#### [AIM OF THE TASK]
Look for "Recycling" in the listing below. Gather each line that contains it.

#### [RECORDS TO USE]
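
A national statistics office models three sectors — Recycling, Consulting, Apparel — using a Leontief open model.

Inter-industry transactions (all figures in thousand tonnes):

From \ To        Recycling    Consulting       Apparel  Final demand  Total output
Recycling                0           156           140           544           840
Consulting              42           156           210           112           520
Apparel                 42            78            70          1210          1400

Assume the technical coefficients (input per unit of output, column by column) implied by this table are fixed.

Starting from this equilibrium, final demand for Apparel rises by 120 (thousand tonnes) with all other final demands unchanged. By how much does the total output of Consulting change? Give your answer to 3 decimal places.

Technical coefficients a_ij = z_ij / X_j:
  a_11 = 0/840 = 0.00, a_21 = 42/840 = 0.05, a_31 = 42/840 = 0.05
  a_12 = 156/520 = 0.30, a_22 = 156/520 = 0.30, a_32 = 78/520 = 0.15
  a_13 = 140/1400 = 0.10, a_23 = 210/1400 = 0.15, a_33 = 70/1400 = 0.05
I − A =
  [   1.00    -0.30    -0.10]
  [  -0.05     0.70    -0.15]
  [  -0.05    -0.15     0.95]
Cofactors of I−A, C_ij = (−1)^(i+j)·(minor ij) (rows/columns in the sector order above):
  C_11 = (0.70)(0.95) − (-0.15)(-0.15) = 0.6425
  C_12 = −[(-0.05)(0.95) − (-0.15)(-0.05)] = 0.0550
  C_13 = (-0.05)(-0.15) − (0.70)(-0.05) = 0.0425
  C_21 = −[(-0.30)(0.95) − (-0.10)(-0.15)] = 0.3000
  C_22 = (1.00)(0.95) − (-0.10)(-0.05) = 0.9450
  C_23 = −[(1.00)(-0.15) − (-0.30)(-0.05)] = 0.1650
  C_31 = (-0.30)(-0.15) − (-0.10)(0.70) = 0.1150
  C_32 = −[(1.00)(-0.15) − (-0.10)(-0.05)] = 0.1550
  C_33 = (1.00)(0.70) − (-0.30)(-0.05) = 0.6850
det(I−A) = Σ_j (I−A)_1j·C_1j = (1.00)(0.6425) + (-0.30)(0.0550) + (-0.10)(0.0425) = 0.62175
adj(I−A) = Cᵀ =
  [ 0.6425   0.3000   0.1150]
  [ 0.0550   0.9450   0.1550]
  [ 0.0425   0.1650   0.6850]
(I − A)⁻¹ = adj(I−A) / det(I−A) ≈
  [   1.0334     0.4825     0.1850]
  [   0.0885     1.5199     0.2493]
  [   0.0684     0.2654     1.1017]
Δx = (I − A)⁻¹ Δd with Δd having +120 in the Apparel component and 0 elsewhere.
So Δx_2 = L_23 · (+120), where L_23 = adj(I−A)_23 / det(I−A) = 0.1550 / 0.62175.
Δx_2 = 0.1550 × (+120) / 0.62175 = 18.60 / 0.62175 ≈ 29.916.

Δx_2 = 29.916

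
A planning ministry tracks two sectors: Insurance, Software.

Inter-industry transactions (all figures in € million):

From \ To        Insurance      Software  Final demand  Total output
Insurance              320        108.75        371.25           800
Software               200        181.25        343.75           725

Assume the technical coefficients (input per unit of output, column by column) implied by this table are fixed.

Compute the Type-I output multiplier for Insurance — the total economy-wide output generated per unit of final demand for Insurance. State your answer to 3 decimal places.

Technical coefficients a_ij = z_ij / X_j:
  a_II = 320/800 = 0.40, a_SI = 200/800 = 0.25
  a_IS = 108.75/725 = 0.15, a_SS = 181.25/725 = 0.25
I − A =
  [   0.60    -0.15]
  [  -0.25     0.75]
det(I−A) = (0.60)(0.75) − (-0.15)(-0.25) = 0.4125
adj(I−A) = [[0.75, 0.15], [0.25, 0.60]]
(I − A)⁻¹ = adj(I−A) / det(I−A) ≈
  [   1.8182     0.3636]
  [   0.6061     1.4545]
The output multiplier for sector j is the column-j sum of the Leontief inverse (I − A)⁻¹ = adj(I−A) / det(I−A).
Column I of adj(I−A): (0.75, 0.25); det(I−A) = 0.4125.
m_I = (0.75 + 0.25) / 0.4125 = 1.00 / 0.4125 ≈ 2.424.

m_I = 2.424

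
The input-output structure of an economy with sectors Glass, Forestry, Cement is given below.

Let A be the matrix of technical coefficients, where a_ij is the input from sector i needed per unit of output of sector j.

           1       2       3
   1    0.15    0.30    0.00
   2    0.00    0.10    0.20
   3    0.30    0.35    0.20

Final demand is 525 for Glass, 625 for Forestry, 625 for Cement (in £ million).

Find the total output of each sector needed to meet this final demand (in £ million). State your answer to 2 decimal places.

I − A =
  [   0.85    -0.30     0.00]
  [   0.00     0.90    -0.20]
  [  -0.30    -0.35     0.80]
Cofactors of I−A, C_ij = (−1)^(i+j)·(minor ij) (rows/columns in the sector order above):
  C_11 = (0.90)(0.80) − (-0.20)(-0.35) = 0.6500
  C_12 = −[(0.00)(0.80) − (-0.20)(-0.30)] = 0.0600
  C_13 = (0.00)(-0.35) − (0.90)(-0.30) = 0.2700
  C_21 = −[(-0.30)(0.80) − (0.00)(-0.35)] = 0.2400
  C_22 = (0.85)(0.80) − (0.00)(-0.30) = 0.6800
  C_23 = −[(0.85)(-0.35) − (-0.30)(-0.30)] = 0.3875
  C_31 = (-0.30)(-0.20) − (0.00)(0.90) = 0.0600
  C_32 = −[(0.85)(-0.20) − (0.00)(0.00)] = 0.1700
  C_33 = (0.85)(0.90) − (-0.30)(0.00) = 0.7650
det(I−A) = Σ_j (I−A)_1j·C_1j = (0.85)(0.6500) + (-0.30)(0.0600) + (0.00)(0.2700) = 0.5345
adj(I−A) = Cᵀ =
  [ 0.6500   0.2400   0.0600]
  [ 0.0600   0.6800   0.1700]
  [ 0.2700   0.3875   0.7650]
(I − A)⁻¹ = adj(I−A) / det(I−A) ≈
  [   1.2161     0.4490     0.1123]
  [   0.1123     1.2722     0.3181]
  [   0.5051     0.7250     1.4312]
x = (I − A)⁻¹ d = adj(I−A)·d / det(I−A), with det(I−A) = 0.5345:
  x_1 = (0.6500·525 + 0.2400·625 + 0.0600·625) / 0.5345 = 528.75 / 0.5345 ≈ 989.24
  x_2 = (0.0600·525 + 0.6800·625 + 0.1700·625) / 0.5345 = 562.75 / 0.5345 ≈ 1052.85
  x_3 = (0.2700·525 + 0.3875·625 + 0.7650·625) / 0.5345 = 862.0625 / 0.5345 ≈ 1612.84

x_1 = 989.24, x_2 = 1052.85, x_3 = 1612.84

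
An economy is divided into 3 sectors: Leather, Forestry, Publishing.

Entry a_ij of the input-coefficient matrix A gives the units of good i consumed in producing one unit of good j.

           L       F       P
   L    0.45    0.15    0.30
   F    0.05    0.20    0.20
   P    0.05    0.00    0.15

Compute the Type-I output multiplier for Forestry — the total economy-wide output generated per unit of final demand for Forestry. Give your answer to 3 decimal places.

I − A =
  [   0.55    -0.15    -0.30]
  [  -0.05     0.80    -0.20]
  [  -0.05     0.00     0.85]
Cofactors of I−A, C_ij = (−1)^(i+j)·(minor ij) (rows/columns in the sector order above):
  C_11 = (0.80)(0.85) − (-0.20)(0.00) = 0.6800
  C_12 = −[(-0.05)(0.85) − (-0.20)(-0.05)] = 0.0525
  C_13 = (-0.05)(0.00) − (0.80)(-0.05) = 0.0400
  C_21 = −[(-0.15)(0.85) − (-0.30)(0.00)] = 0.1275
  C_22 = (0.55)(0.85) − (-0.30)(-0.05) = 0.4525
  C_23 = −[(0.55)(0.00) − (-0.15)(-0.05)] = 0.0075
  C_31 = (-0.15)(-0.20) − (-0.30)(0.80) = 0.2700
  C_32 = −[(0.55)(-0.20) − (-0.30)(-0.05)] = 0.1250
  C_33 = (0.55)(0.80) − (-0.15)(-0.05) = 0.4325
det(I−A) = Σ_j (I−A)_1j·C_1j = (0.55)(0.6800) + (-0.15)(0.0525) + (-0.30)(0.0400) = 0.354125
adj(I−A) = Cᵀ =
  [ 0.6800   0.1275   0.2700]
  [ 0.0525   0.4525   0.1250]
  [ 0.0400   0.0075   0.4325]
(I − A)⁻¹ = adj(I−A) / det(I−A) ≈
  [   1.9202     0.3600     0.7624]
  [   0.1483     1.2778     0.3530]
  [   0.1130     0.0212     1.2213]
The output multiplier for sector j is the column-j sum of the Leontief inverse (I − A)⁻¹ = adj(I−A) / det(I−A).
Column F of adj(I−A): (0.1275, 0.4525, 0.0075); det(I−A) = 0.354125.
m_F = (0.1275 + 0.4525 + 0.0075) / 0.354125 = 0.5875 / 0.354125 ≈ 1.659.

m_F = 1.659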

#### [SOLVED EXERCISE]
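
A national statistics office models three sectors — Recycling, Consulting, Apparel — using a Leontief open model.
From \ To        Recycling    Consulting       Apparel  Final demand  Total output
Recycling                0           156           140           544           840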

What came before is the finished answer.